Data.
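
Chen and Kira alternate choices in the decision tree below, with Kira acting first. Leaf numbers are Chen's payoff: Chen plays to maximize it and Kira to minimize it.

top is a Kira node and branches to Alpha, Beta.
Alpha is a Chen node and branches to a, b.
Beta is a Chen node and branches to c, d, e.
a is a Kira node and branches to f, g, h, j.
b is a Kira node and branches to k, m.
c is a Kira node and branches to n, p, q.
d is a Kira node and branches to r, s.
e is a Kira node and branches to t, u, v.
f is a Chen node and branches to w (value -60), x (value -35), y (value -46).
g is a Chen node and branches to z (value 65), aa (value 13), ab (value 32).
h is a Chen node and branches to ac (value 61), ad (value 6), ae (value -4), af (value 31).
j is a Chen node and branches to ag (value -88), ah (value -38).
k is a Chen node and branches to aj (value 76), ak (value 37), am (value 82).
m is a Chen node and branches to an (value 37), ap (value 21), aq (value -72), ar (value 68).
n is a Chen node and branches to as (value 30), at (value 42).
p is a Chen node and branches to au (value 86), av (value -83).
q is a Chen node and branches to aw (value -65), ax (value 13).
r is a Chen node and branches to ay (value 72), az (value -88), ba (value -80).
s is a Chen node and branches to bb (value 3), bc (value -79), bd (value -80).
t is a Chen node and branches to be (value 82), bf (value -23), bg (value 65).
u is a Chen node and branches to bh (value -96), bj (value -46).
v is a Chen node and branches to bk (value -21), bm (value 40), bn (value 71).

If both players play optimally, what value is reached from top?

13

f (Chen): max(-60, -35, -46) = -35
g (Chen): max(65, 13, 32) = 65
h (Chen): max(61, 6, -4, 31) = 61
j (Chen): max(-88, -38) = -38
a (Kira): min(-35, 65, 61, -38) = -38
k (Chen): max(76, 37, 82) = 82
m (Chen): max(37, 21, -72, 68) = 68
b (Kira): min(82, 68) = 68
Alpha (Chen): max(-38, 68) = 68
n (Chen): max(30, 42) = 42
p (Chen): max(86, -83) = 86
q (Chen): max(-65, 13) = 13
c (Kira): min(42, 86, 13) = 13
r (Chen): max(72, -88, -80) = 72
s (Chen): max(3, -79, -80) = 3
d (Kira): min(72, 3) = 3
t (Chen): max(82, -23, 65) = 82
u (Chen): max(-96, -46) = -46
v (Chen): max(-21, 40, 71) = 71
e (Kira): min(82, -46, 71) = -46
Beta (Chen): max(13, 3, -46) = 13
top (Kira): min(68, 13) = 13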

Activity.
Take the lines above and retype all of them exactly.

Exercise output.
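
Chen and Kira alternate choices in the decision tree below, with Kira acting first. Leaf numbers are Chen's payoff: Chen plays to maximize it and Kira to minimize it.

top is a Kira node and branches to Alpha, Beta.
Alpha is a Chen node and branches to a, b.
Beta is a Chen node and branches to c, d, e.
a is a Kira node and branches to f, g, h, j.
b is a Kira node and branches to k, m.
c is a Kira node and branches to n, p, q.
d is a Kira node and branches to r, s.
e is a Kira node and branches to t, u, v.
f is a Chen node and branches to w (value -60), x (value -35), y (value -46).
g is a Chen node and branches to z (value 65), aa (value 13), ab (value 32).
h is a Chen node and branches to ac (value 61), ad (value 6), ae (value -4), af (value 31).
j is a Chen node and branches to ag (value -88), ah (value -38).
k is a Chen node and branches to aj (value 76), ak (value 37), am (value 82).
m is a Chen node and branches to an (value 37), ap (value 21), aq (value -72), ar (value 68).
n is a Chen node and branches to as (value 30), at (value 42).
p is a Chen node and branches to au (value 86), av (value -83).
q is a Chen node and branches to aw (value -65), ax (value 13).
r is a Chen node and branches to ay (value 72), az (value -88), ba (value -80).
s is a Chen node and branches to bb (value 3), bc (value -79), bd (value -80).
t is a Chen node and branches to be (value 82), bf (value -23), bg (value 65).
u is a Chen node and branches to bh (value -96), bj (value -46).
v is a Chen node and branches to bk (value -21), bm (value 40), bn (value 71).

If both players play optimally, what value is reached from top?

13

f (Chen): max(-60, -35, -46) = -35
g (Chen): max(65, 13, 32) = 65
h (Chen): max(61, 6, -4, 31) = 61
j (Chen): max(-88, -38) = -38
a (Kira): min(-35, 65, 61, -38) = -38
k (Chen): max(76, 37, 82) = 82
m (Chen): max(37, 21, -72, 68) = 68
b (Kira): min(82, 68) = 68
Alpha (Chen): max(-38, 68) = 68
n (Chen): max(30, 42) = 42
p (Chen): max(86, -83) = 86
q (Chen): max(-65, 13) = 13
c (Kira): min(42, 86, 13) = 13
r (Chen): max(72, -88, -80) = 72
s (Chen): max(3, -79, -80) = 3
d (Kira): min(72, 3) = 3
t (Chen): max(82, -23, 65) = 82
u (Chen): max(-96, -46) = -46
v (Chen): max(-21, 40, 71) = 71
e (Kira): min(82, -46, 71) = -46
Beta (Chen): max(13, 3, -46) = 13
top (Kira): min(68, 13) = 13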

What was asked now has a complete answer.